### Input records

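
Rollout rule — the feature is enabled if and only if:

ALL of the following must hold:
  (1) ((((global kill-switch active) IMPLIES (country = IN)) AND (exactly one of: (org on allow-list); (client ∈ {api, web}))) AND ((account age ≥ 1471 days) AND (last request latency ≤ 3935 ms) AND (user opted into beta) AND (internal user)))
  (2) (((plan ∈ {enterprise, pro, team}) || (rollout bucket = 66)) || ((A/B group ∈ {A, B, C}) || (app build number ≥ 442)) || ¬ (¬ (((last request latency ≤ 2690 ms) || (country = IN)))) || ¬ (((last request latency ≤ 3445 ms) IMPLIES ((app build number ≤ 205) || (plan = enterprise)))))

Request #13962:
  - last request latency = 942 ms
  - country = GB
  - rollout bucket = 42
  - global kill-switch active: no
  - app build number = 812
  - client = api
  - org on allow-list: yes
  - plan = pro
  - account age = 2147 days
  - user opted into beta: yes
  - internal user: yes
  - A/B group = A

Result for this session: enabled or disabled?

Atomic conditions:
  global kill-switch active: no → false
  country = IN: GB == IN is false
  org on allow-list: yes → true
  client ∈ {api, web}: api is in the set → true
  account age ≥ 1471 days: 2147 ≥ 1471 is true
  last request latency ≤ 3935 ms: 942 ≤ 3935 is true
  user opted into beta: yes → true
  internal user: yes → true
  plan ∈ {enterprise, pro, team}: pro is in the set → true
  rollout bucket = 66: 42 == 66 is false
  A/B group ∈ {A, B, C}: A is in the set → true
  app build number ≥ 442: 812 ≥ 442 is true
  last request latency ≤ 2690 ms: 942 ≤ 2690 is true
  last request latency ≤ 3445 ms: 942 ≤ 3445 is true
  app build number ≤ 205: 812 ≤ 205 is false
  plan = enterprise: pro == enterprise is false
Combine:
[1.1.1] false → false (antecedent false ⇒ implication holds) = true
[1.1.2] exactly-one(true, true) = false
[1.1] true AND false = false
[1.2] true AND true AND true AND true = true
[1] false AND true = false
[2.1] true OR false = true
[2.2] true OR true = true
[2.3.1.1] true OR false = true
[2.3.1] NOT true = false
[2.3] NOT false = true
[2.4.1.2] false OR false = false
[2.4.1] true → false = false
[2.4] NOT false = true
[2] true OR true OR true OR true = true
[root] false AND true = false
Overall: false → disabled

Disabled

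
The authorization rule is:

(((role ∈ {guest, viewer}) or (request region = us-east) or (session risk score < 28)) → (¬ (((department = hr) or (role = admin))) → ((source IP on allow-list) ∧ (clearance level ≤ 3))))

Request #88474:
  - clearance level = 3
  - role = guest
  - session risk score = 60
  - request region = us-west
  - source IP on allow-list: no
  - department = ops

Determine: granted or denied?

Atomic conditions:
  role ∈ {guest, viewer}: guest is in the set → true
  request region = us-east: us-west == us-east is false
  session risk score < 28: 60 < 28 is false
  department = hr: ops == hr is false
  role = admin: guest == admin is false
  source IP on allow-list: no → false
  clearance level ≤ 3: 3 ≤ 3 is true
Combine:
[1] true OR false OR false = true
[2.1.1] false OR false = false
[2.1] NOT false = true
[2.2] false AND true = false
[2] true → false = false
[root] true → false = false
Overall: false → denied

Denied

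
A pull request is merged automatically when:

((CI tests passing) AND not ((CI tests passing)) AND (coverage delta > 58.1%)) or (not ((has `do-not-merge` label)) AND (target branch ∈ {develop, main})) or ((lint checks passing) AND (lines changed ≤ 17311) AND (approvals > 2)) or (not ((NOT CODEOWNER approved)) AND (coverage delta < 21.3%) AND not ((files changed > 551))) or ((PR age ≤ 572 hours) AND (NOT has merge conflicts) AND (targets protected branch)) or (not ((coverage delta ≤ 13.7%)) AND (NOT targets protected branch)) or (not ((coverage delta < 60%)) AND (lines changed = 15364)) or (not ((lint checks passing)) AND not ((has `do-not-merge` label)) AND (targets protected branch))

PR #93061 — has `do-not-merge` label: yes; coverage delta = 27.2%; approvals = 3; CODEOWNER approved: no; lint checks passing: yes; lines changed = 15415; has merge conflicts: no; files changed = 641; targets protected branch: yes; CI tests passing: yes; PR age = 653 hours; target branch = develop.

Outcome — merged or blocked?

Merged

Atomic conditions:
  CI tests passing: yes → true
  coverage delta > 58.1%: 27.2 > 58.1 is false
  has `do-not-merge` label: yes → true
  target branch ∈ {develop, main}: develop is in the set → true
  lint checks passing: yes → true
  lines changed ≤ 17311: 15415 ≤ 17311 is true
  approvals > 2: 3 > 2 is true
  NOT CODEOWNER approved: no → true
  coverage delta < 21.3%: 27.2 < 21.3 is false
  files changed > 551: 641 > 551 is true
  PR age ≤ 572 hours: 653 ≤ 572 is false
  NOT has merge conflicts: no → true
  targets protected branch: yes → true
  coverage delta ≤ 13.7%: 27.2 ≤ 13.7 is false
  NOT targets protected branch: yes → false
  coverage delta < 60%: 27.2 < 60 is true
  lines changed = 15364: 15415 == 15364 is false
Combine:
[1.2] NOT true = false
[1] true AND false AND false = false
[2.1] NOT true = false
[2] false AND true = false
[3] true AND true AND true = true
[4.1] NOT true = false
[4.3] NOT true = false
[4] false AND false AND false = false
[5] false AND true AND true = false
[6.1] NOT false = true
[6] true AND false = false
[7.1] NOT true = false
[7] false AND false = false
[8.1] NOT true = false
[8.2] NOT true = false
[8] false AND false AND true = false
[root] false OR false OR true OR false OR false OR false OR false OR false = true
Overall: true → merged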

######

Task to carry out
All of the entries above must be output word for word.

Worked solution
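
Rollout rule — the feature is enabled if and only if:

ALL of the following must hold:
  (1) ((((global kill-switch active) IMPLIES (country = IN)) AND (exactly one of: (org on allow-list); (client ∈ {api, web}))) AND ((account age ≥ 1471 days) AND (last request latency ≤ 3935 ms) AND (user opted into beta) AND (internal user)))
  (2) (((plan ∈ {enterprise, pro, team}) || (rollout bucket = 66)) || ((A/B group ∈ {A, B, C}) || (app build number ≥ 442)) || ¬ (¬ (((last request latency ≤ 2690 ms) || (country = IN)))) || ¬ (((last request latency ≤ 3445 ms) IMPLIES ((app build number ≤ 205) || (plan = enterprise)))))

Request #13962:
  - last request latency = 942 ms
  - country = GB
  - rollout bucket = 42
  - global kill-switch active: no
  - app build number = 812
  - client = api
  - org on allow-list: yes
  - plan = pro
  - account age = 2147 days
  - user opted into beta: yes
  - internal user: yes
  - A/B group = A

Result for this session: enabled or disabled?

Atomic conditions:
  global kill-switch active: no → false
  country = IN: GB == IN is false
  org on allow-list: yes → true
  client ∈ {api, web}: api is in the set → true
  account age ≥ 1471 days: 2147 ≥ 1471 is true
  last request latency ≤ 3935 ms: 942 ≤ 3935 is true
  user opted into beta: yes → true
  internal user: yes → true
  plan ∈ {enterprise, pro, team}: pro is in the set → true
  rollout bucket = 66: 42 == 66 is false
  A/B group ∈ {A, B, C}: A is in the set → true
  app build number ≥ 442: 812 ≥ 442 is true
  last request latency ≤ 2690 ms: 942 ≤ 2690 is true
  last request latency ≤ 3445 ms: 942 ≤ 3445 is true
  app build number ≤ 205: 812 ≤ 205 is false
  plan = enterprise: pro == enterprise is false
Combine:
[1.1.1] false → false (antecedent false ⇒ implication holds) = true
[1.1.2] exactly-one(true, true) = false
[1.1] true AND false = false
[1.2] true AND true AND true AND true = true
[1] false AND true = false
[2.1] true OR false = true
[2.2] true OR true = true
[2.3.1.1] true OR false = true
[2.3.1] NOT true = false
[2.3] NOT false = true
[2.4.1.2] false OR false = false
[2.4.1] true → false = false
[2.4] NOT false = true
[2] true OR true OR true OR true = true
[root] false AND true = false
Overall: false → disabled

Disabled

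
The authorization rule is:

(((role ∈ {guest, viewer}) or (request region = us-east) or (session risk score < 28)) → (¬ (((department = hr) or (role = admin))) → ((source IP on allow-list) ∧ (clearance level ≤ 3))))

Request #88474:
  - clearance level = 3
  - role = guest
  - session risk score = 60
  - request region = us-west
  - source IP on allow-list: no
  - department = ops

Determine: granted or denied?

Atomic conditions:
  role ∈ {guest, viewer}: guest is in the set → true
  request region = us-east: us-west == us-east is false
  session risk score < 28: 60 < 28 is false
  department = hr: ops == hr is false
  role = admin: guest == admin is false
  source IP on allow-list: no → false
  clearance level ≤ 3: 3 ≤ 3 is true
Combine:
[1] true OR false OR false = true
[2.1.1] false OR false = false
[2.1] NOT false = true
[2.2] false AND true = false
[2] true → false = false
[root] true → false = false
Overall: false → denied

Denied

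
A pull request is merged automatically when:

((CI tests passing) AND not ((CI tests passing)) AND (coverage delta > 58.1%)) or (not ((has `do-not-merge` label)) AND (target branch ∈ {develop, main})) or ((lint checks passing) AND (lines changed ≤ 17311) AND (approvals > 2)) or (not ((NOT CODEOWNER approved)) AND (coverage delta < 21.3%) AND not ((files changed > 551))) or ((PR age ≤ 572 hours) AND (NOT has merge conflicts) AND (targets protected branch)) or (not ((coverage delta ≤ 13.7%)) AND (NOT targets protected branch)) or (not ((coverage delta < 60%)) AND (lines changed = 15364)) or (not ((lint checks passing)) AND not ((has `do-not-merge` label)) AND (targets protected branch))

PR #93061 — has `do-not-merge` label: yes; coverage delta = 27.2%; approvals = 3; CODEOWNER approved: no; lint checks passing: yes; lines changed = 15415; has merge conflicts: no; files changed = 641; targets protected branch: yes; CI tests passing: yes; PR age = 653 hours; target branch = develop.

Outcome — merged or blocked?

Merged

Atomic conditions:
  CI tests passing: yes → true
  coverage delta > 58.1%: 27.2 > 58.1 is false
  has `do-not-merge` label: yes → true
  target branch ∈ {develop, main}: develop is in the set → true
  lint checks passing: yes → true
  lines changed ≤ 17311: 15415 ≤ 17311 is true
  approvals > 2: 3 > 2 is true
  NOT CODEOWNER approved: no → true
  coverage delta < 21.3%: 27.2 < 21.3 is false
  files changed > 551: 641 > 551 is true
  PR age ≤ 572 hours: 653 ≤ 572 is false
  NOT has merge conflicts: no → true
  targets protected branch: yes → true
  coverage delta ≤ 13.7%: 27.2 ≤ 13.7 is false
  NOT targets protected branch: yes → false
  coverage delta < 60%: 27.2 < 60 is true
  lines changed = 15364: 15415 == 15364 is false
Combine:
[1.2] NOT true = false
[1] true AND false AND false = false
[2.1] NOT true = false
[2] false AND true = false
[3] true AND true AND true = true
[4.1] NOT true = false
[4.3] NOT true = false
[4] false AND false AND false = false
[5] false AND true AND true = false
[6.1] NOT false = true
[6] true AND false = false
[7.1] NOT true = false
[7] false AND false = false
[8.1] NOT true = false
[8.2] NOT true = false
[8] false AND false AND true = false
[root] false OR false OR true OR false OR false OR false OR false OR false = true
Overall: true → merged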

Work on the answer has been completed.